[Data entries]
++++
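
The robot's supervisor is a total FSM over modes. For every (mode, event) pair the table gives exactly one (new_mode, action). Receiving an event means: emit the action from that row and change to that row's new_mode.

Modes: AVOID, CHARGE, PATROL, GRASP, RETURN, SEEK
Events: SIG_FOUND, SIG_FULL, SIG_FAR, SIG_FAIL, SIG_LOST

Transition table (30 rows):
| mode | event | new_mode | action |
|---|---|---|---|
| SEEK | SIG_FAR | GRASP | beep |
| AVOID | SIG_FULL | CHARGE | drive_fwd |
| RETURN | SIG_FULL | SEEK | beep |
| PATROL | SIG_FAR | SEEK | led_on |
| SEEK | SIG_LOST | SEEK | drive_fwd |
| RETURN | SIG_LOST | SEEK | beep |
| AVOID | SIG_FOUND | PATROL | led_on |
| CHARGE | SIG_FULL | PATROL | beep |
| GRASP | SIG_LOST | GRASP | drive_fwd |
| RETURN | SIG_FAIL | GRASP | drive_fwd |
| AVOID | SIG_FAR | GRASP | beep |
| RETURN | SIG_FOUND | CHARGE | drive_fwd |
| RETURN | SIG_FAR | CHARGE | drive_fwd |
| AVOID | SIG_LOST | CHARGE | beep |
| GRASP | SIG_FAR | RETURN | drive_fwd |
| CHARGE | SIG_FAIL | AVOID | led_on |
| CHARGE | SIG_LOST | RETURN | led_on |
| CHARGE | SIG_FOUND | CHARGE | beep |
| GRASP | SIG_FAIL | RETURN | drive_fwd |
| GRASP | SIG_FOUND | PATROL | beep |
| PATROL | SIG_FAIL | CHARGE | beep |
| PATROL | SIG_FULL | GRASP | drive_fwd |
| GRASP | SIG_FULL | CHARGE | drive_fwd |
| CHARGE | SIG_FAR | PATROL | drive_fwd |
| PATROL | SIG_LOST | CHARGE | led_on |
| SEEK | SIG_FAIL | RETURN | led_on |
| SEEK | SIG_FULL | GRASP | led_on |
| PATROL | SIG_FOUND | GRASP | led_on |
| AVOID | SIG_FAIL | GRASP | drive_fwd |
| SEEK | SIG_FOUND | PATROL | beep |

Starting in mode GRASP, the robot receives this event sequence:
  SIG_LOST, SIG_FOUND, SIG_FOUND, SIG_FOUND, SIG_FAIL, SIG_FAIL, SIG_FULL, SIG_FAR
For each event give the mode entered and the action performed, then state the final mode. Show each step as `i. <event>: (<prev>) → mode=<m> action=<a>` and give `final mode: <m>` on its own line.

final mode: PATROL

1. SIG_LOST: (GRASP) → mode=GRASP action=drive_fwd
2. SIG_FOUND: (GRASP) → mode=PATROL action=beep
3. SIG_FOUND: (PATROL) → mode=GRASP action=led_on
4. SIG_FOUND: (GRASP) → mode=PATROL action=beep
5. SIG_FAIL: (PATROL) → mode=CHARGE action=beep
6. SIG_FAIL: (CHARGE) → mode=AVOID action=led_on
7. SIG_FULL: (AVOID) → mode=CHARGE action=drive_fwd
8. SIG_FAR: (CHARGE) → mode=PATROL action=drive_fwd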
++++
## WORK INSTRUCTION
Every entry above must be returned word for word.

## SOLUTION
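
The robot's supervisor is a total FSM over modes. For every (mode, event) pair the table gives exactly one (new_mode, action). Receiving an event means: emit the action from that row and change to that row's new_mode.

Modes: AVOID, CHARGE, PATROL, GRASP, RETURN, SEEK
Events: SIG_FOUND, SIG_FULL, SIG_FAR, SIG_FAIL, SIG_LOST

Transition table (30 rows):
| mode | event | new_mode | action |
|---|---|---|---|
| SEEK | SIG_FAR | GRASP | beep |
| AVOID | SIG_FULL | CHARGE | drive_fwd |
| RETURN | SIG_FULL | SEEK | beep |
| PATROL | SIG_FAR | SEEK | led_on |
| SEEK | SIG_LOST | SEEK | drive_fwd |
| RETURN | SIG_LOST | SEEK | beep |
| AVOID | SIG_FOUND | PATROL | led_on |
| CHARGE | SIG_FULL | PATROL | beep |
| GRASP | SIG_LOST | GRASP | drive_fwd |
| RETURN | SIG_FAIL | GRASP | drive_fwd |
| AVOID | SIG_FAR | GRASP | beep |
| RETURN | SIG_FOUND | CHARGE | drive_fwd |
| RETURN | SIG_FAR | CHARGE | drive_fwd |
| AVOID | SIG_LOST | CHARGE | beep |
| GRASP | SIG_FAR | RETURN | drive_fwd |
| CHARGE | SIG_FAIL | AVOID | led_on |
| CHARGE | SIG_LOST | RETURN | led_on |
| CHARGE | SIG_FOUND | CHARGE | beep |
| GRASP | SIG_FAIL | RETURN | drive_fwd |
| GRASP | SIG_FOUND | PATROL | beep |
| PATROL | SIG_FAIL | CHARGE | beep |
| PATROL | SIG_FULL | GRASP | drive_fwd |
| GRASP | SIG_FULL | CHARGE | drive_fwd |
| CHARGE | SIG_FAR | PATROL | drive_fwd |
| PATROL | SIG_LOST | CHARGE | led_on |
| SEEK | SIG_FAIL | RETURN | led_on |
| SEEK | SIG_FULL | GRASP | led_on |
| PATROL | SIG_FOUND | GRASP | led_on |
| AVOID | SIG_FAIL | GRASP | drive_fwd |
| SEEK | SIG_FOUND | PATROL | beep |

Starting in mode GRASP, the robot receives this event sequence:
  SIG_LOST, SIG_FOUND, SIG_FOUND, SIG_FOUND, SIG_FAIL, SIG_FAIL, SIG_FULL, SIG_FAR
For each event give the mode entered and the action performed, then state the final mode. Show each step as `i. <event>: (<prev>) → mode=<m> action=<a>` and give `final mode: <m>` on its own line.

final mode: PATROL

1. SIG_LOST: (GRASP) → mode=GRASP action=drive_fwd
2. SIG_FOUND: (GRASP) → mode=PATROL action=beep
3. SIG_FOUND: (PATROL) → mode=GRASP action=led_on
4. SIG_FOUND: (GRASP) → mode=PATROL action=beep
5. SIG_FAIL: (PATROL) → mode=CHARGE action=beep
6. SIG_FAIL: (CHARGE) → mode=AVOID action=led_on
7. SIG_FULL: (AVOID) → mode=CHARGE action=drive_fwd
8. SIG_FAR: (CHARGE) → mode=PATROL action=drive_fwd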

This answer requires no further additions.